*What you need to do:*
When a line of the entries contains the word "rows", report that line.

Saved entries:
● ● ● ● ● ● ●
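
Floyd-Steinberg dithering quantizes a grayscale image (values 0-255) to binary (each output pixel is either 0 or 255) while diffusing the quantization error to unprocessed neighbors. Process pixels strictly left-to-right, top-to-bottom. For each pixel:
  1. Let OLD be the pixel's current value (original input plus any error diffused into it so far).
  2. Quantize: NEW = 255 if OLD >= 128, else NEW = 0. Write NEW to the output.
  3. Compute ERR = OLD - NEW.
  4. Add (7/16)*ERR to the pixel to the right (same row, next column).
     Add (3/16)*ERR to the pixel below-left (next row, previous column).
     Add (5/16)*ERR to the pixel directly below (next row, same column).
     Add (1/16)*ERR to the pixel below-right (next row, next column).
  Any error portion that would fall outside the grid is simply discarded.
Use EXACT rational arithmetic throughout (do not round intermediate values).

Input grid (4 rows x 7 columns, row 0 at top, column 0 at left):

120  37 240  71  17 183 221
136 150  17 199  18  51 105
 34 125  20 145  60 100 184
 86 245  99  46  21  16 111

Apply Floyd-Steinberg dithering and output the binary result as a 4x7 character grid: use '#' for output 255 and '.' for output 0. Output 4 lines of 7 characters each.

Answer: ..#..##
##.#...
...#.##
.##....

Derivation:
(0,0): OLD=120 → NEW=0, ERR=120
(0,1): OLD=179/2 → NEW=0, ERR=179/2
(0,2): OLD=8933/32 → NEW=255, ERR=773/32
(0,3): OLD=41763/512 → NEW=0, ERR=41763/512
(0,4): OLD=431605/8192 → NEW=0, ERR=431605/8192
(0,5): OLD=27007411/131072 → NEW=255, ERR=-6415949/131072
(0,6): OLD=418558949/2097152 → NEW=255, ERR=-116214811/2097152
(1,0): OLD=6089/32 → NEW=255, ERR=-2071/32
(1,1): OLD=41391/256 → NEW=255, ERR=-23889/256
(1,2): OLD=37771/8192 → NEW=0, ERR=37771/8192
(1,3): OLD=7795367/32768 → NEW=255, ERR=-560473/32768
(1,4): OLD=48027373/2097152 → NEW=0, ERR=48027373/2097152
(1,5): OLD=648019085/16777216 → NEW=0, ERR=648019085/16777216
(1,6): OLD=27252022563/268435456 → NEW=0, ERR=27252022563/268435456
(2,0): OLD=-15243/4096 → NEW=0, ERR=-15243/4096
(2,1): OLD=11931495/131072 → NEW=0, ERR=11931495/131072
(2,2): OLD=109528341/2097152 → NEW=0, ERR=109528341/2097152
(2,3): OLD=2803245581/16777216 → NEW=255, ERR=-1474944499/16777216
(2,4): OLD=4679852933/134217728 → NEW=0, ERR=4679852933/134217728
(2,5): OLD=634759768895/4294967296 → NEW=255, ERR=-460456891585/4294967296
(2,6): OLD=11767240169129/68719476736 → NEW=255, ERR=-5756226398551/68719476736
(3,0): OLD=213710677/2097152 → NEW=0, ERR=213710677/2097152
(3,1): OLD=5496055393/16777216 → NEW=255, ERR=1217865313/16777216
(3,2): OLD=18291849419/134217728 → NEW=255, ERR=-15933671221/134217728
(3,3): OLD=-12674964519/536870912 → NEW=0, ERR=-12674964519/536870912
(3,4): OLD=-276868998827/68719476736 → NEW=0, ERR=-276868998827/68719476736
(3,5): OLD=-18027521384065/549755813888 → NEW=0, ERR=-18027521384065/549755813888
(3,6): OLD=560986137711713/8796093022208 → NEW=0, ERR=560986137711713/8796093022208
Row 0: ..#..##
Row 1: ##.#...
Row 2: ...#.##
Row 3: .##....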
● ● ● ● ● ● ●
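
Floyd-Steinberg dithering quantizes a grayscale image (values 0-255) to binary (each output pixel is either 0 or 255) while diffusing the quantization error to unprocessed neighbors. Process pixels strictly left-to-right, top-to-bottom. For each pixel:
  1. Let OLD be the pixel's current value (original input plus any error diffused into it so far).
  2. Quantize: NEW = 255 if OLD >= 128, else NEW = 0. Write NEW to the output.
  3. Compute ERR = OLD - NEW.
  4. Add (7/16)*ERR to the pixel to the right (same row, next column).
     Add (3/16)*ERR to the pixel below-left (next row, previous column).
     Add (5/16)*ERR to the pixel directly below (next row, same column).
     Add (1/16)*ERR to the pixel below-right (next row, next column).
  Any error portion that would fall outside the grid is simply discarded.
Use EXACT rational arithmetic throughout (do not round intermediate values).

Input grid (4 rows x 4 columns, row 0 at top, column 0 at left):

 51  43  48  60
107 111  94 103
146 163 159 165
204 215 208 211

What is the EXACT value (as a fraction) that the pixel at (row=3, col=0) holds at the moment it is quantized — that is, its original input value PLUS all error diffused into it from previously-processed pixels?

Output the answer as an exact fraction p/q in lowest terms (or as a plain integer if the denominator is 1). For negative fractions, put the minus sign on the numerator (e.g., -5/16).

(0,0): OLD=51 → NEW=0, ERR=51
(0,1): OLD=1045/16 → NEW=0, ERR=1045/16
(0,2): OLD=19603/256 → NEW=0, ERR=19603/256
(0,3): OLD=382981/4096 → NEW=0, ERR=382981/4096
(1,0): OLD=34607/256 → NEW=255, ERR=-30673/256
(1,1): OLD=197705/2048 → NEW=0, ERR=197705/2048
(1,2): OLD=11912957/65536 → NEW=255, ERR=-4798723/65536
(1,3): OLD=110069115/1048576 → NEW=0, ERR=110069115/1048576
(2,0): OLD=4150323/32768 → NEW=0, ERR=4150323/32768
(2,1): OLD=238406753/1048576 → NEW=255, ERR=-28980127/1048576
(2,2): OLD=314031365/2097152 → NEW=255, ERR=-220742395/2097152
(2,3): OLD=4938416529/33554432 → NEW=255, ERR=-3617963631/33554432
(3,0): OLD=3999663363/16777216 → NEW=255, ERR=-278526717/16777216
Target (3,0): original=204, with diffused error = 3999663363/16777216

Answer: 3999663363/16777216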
● ● ● ● ● ● ●
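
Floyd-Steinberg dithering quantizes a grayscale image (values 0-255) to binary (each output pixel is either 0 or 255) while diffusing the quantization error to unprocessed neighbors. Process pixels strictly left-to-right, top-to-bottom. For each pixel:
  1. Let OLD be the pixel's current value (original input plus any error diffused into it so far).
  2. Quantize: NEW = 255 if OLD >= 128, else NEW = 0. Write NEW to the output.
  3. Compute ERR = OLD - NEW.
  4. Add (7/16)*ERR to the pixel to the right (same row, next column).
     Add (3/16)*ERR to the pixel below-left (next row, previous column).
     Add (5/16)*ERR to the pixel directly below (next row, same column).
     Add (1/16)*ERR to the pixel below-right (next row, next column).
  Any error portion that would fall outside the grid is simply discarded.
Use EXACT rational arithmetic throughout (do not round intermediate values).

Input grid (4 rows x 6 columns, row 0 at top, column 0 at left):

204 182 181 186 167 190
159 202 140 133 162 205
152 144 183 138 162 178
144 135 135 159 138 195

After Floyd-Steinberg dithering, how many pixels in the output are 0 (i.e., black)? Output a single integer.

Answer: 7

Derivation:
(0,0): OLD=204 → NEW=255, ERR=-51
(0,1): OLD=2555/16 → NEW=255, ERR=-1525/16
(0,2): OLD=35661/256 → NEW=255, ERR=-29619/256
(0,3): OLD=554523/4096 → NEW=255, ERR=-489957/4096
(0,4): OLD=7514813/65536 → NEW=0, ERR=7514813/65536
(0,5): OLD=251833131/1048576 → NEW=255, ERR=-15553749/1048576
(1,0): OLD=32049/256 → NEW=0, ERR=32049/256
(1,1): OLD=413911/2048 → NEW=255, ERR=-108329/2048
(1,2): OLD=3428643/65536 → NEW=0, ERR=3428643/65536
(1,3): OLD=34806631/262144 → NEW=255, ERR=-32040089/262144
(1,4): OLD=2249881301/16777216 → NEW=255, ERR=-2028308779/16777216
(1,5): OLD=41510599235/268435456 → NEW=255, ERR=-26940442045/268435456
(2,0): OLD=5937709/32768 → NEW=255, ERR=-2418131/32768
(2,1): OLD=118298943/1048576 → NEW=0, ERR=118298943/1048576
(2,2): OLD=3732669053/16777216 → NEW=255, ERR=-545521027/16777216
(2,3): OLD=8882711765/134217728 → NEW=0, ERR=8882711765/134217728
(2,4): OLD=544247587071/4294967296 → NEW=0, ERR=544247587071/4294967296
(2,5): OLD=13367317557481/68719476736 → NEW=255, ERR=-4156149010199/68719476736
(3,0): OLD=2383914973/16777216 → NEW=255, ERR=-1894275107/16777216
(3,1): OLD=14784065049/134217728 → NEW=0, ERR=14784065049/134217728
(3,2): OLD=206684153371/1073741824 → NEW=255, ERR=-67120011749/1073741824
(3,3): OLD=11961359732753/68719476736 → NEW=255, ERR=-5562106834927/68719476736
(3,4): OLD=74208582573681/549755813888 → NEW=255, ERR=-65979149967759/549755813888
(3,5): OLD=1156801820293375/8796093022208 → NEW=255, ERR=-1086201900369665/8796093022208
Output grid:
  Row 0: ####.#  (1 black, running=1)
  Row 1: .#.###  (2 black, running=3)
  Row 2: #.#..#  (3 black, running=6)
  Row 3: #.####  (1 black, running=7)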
● ● ● ● ● ● ●
*Response area:*
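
Input grid (4 rows x 7 columns, row 0 at top, column 0 at left):
Input grid (4 rows x 4 columns, row 0 at top, column 0 at left):
Input grid (4 rows x 6 columns, row 0 at top, column 0 at left):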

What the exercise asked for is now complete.